**Exercise prompt**
Emit an exact copy of the lines running from the start of the records to the line containing "- Emil Petrov and Maeve Petrov are spouses.", both included.

=====

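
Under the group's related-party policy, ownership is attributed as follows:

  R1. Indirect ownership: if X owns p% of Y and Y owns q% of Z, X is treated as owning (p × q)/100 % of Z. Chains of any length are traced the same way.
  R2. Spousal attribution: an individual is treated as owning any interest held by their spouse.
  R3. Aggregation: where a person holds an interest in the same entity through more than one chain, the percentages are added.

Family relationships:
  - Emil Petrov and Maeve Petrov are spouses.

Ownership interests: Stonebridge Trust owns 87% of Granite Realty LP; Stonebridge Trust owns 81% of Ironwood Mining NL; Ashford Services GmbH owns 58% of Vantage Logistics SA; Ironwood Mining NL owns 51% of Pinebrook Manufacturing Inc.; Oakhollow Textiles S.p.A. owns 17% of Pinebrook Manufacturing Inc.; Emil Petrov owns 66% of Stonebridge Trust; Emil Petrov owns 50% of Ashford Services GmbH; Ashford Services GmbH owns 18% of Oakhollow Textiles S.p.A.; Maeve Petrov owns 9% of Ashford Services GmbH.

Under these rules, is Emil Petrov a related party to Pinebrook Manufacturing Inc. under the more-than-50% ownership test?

No

By spousal attribution (R2), Emil Petrov is treated as also owning Maeve Petrov's interest in Ashford Services GmbH, giving 50% + 9% = 59%.
Chain via Ashford Services GmbH → Oakhollow Textiles S.p.A. (R1): 59% × 18% × 17% = 1.8054% of Pinebrook Manufacturing Inc.
Chain via Stonebridge Trust → Ironwood Mining NL (R1): 66% × 81% × 51% = 27.2646% of Pinebrook Manufacturing Inc.
Aggregating (R3): 1.8054% + 27.2646% = 29.07%.
29.07% does not exceed the 50% threshold, so Emil is not a related party to Pinebrook Manufacturing Inc.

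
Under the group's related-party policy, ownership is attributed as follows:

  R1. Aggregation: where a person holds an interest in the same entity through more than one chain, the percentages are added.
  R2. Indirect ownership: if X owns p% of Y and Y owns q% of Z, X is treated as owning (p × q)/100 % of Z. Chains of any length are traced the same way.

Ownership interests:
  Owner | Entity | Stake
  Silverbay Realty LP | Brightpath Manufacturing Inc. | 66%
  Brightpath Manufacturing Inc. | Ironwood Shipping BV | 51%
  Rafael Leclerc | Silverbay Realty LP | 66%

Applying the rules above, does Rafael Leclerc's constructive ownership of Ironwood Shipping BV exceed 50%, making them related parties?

No

Chain via Silverbay Realty LP → Brightpath Manufacturing Inc. (R2): 66% × 66% × 51% = 22.2156% of Ironwood Shipping BV.
22.2156% does not exceed the 50% threshold, so Rafael is not a related party to Ironwood Shipping BV.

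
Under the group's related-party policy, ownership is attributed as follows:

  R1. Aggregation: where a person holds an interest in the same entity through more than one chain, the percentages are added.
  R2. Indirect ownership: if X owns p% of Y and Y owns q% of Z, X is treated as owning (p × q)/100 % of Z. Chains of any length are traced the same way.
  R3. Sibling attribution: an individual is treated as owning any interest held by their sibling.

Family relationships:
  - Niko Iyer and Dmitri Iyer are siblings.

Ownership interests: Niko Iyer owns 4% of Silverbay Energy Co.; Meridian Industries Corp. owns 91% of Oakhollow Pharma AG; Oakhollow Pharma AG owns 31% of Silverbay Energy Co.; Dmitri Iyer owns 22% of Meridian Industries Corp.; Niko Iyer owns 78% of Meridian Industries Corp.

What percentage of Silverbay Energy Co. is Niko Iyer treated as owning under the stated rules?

32.21%

By sibling attribution (R3), Niko Iyer is treated as also owning Dmitri Iyer's interest in Meridian Industries Corp, giving 78% + 22% = 100%.
Chain via Meridian Industries Corp. → Oakhollow Pharma AG (R2): 100% × 91% × 31% = 28.21% of Silverbay Energy Co.
Direct interest in Silverbay Energy Co: 4%.
Aggregating (R1): 28.21% + 4% = 32.21%.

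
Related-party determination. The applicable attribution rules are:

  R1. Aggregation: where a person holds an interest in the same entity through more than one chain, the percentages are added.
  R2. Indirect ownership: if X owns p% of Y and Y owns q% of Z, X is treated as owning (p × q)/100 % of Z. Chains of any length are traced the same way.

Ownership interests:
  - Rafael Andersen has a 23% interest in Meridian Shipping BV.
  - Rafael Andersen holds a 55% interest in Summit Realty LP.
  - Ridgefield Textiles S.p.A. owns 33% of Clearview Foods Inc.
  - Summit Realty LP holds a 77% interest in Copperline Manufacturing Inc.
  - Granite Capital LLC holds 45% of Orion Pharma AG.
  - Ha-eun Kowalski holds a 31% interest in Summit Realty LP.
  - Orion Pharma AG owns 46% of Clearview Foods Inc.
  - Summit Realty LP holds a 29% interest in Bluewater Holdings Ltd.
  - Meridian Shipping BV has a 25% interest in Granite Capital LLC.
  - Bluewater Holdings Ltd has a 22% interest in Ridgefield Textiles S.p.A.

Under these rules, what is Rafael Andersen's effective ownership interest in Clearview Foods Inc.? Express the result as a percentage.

2.34822%

Chain via Meridian Shipping BV → Granite Capital LLC → Orion Pharma AG (R2): 23% × 25% × 45% × 46% = 1.19025% of Clearview Foods Inc.
Chain via Summit Realty LP → Bluewater Holdings Ltd → Ridgefield Textiles S.p.A. (R2): 55% × 29% × 22% × 33% = 1.15797% of Clearview Foods Inc.
Aggregating (R1): 1.19025% + 1.15797% = 2.34822%.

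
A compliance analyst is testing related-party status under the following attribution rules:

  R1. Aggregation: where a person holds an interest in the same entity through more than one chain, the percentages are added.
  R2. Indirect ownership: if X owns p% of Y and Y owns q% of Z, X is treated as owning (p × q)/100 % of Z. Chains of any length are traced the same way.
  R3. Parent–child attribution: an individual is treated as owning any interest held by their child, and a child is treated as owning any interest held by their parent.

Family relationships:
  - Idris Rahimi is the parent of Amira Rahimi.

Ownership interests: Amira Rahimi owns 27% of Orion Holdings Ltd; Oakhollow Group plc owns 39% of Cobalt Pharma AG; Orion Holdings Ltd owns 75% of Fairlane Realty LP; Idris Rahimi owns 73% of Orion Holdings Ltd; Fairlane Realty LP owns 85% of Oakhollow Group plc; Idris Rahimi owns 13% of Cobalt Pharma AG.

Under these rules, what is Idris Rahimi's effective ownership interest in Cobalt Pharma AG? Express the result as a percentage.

By parent–child attribution (R3), Idris Rahimi is treated as also owning Amira Rahimi's interest in Orion Holdings Ltd, giving 73% + 27% = 100%.
Chain via Orion Holdings Ltd → Fairlane Realty LP → Oakhollow Group plc (R2): 100% × 75% × 85% × 39% = 24.8625% of Cobalt Pharma AG.
Direct interest in Cobalt Pharma AG: 13%.
Aggregating (R1): 24.8625% + 13% = 37.8625%.

37.8625%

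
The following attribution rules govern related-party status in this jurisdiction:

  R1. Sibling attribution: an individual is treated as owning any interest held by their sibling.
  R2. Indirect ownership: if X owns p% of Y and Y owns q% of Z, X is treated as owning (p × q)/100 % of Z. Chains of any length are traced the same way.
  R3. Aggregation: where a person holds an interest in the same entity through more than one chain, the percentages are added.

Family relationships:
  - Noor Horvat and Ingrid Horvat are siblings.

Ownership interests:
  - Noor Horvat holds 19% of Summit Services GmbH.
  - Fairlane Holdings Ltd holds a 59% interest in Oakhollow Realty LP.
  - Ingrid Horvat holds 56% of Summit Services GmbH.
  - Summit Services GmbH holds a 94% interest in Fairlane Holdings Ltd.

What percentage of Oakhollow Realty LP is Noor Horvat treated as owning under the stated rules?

41.595%

By sibling attribution (R1), Noor Horvat is treated as also owning Ingrid Horvat's interest in Summit Services GmbH, giving 19% + 56% = 75%.
Chain via Summit Services GmbH → Fairlane Holdings Ltd (R2): 75% × 94% × 59% = 41.595% of Oakhollow Realty LP.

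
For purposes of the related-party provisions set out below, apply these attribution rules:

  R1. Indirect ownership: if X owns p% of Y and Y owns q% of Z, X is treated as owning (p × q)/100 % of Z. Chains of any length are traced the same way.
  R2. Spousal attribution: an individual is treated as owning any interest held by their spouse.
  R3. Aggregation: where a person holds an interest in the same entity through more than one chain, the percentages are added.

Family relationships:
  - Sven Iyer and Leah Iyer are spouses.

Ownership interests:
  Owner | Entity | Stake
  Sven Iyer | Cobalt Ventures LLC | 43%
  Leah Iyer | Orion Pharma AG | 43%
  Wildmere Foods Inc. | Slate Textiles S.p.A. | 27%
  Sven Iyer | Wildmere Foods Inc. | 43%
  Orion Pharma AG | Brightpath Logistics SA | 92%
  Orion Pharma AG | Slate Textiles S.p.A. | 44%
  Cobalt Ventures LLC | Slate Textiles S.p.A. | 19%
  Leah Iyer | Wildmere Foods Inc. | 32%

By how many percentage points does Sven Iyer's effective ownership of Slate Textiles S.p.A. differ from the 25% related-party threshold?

By spousal attribution (R2), Sven Iyer is treated as also owning Leah Iyer's interest in Wildmere Foods Inc, giving 43% + 32% = 75%.
By spousal attribution (R2), Sven Iyer is treated as owning Leah Iyer's 43% interest in Orion Pharma AG.
Chain via Cobalt Ventures LLC (R1): 43% × 19% = 8.17% of Slate Textiles S.p.A.
Chain via Wildmere Foods Inc. (R1): 75% × 27% = 20.25% of Slate Textiles S.p.A.
Chain via Orion Pharma AG (R1): 43% × 44% = 18.92% of Slate Textiles S.p.A.
Aggregating (R3): 8.17% + 20.25% + 18.92% = 47.34%.
47.34% exceeds the 25% threshold by 22.34 percentage points.

22.34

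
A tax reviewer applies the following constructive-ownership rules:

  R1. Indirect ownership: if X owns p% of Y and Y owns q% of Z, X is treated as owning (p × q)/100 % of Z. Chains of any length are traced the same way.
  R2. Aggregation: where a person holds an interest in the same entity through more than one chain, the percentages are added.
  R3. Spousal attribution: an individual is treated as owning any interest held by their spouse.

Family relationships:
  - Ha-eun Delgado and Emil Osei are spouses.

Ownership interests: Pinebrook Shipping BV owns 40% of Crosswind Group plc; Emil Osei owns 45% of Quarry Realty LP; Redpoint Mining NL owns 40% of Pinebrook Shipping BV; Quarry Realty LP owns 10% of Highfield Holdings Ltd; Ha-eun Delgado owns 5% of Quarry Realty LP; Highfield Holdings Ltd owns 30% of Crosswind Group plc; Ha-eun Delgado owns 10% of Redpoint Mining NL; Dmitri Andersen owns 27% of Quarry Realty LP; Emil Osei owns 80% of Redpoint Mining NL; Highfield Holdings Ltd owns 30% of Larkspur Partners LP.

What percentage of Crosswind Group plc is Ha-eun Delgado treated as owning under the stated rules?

By spousal attribution (R3), Ha-eun Delgado is treated as also owning Emil Osei's interest in Quarry Realty LP, giving 5% + 45% = 50%.
By spousal attribution (R3), Ha-eun Delgado is treated as also owning Emil Osei's interest in Redpoint Mining NL, giving 10% + 80% = 90%.
Chain via Quarry Realty LP → Highfield Holdings Ltd (R1): 50% × 10% × 30% = 1.5% of Crosswind Group plc.
Chain via Redpoint Mining NL → Pinebrook Shipping BV (R1): 90% × 40% × 40% = 14.4% of Crosswind Group plc.
Aggregating (R2): 1.5% + 14.4% = 15.9%.

15.9%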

=====

**Answer section**
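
Under the group's related-party policy, ownership is attributed as follows:

  R1. Indirect ownership: if X owns p% of Y and Y owns q% of Z, X is treated as owning (p × q)/100 % of Z. Chains of any length are traced the same way.
  R2. Spousal attribution: an individual is treated as owning any interest held by their spouse.
  R3. Aggregation: where a person holds an interest in the same entity through more than one chain, the percentages are added.

Family relationships:
  - Emil Petrov and Maeve Petrov are spouses.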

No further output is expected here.